--- EXTRACTED INFORMATION Enclosed Below ---
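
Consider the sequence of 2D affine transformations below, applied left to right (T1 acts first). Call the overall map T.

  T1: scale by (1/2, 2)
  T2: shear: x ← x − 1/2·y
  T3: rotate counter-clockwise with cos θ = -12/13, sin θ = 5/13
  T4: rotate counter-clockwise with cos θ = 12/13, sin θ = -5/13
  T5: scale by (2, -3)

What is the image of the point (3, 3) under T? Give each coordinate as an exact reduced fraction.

T(p) = (-1083/169, 2682/169)

T1 scale by (1/2, 2): (3, 3) → (3/2, 6)
T2 shear: x ← x − 1/2·y: (3/2, 6) → (-3/2, 6)
T3 rotate counter-clockwise with cos θ = -12/13, sin θ = 5/13: (-3/2, 6) → (-12/13, -159/26)
T4 rotate counter-clockwise with cos θ = 12/13, sin θ = -5/13: (-12/13, -159/26) → (-1083/338, -894/169)
T5 scale by (2, -3): (-1083/338, -894/169) → (-1083/169, 2682/169)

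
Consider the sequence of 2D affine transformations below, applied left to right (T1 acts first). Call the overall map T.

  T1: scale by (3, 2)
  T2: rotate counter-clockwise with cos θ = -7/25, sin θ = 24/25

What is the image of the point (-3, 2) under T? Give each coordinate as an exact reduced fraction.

T1 scale by (3, 2): (-3, 2) → (-9, 4)
T2 rotate counter-clockwise with cos θ = -7/25, sin θ = 24/25: (-9, 4) → (-33/25, -244/25)

T(p) = (-33/25, -244/25)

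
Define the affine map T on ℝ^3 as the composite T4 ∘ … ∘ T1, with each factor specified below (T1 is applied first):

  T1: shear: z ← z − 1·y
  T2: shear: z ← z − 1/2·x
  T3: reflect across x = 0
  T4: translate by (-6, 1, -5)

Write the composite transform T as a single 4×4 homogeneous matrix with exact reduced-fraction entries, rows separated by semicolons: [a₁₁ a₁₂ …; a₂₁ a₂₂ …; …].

T = [-1 0 0 -6; 0 1 0 1; -1/2 -1 1 -5; 0 0 0 1]

T1 = [1 0 0 0; 0 1 0 0; 0 -1 1 0; 0 0 0 1]
T2·T1 = [1 0 0 0; 0 1 0 0; -1/2 -1 1 0; 0 0 0 1]
T3·…·T1 = [-1 0 0 0; 0 1 0 0; -1/2 -1 1 0; 0 0 0 1]
T4·…·T1 = [-1 0 0 -6; 0 1 0 1; -1/2 -1 1 -5; 0 0 0 1]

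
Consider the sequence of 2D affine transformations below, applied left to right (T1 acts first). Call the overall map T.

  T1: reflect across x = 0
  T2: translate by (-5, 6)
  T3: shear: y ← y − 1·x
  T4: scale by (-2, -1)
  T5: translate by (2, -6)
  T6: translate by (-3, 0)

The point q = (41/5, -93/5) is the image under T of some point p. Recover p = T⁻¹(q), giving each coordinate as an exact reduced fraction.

p = (-2/5, 2)

T1 = [-1 0 0; 0 1 0; 0 0 1]
T2·T1 = [-1 0 -5; 0 1 6; 0 0 1]
T3·…·T1 = [-1 0 -5; 1 1 11; 0 0 1]
T4·…·T1 = [2 0 10; -1 -1 -11; 0 0 1]
T5·…·T1 = [2 0 12; -1 -1 -17; 0 0 1]
T6·…·T1 = [2 0 9; -1 -1 -17; 0 0 1]
det M = -2; M⁻¹ = [1/2 0 -9/2; -1/2 -1 -25/2; 0 0 1]
M⁻¹ · (41/5, -93/5)ᵀ = (-2/5, 2)ᵀ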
--- End of Enclosed EXTRACTED INFORMATION ---
EXERCISE BRIEF:
Write down exactly the span of lines above from the one containing "T3: rotate counter-clockwise" to the one containing "T5: scale by (2, -3)", both ends included.

TASK ANSWER:
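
  T3: rotate counter-clockwise with cos θ = -12/13, sin θ = 5/13
  T4: rotate counter-clockwise with cos θ = 12/13, sin θ = -5/13
  T5: scale by (2, -3)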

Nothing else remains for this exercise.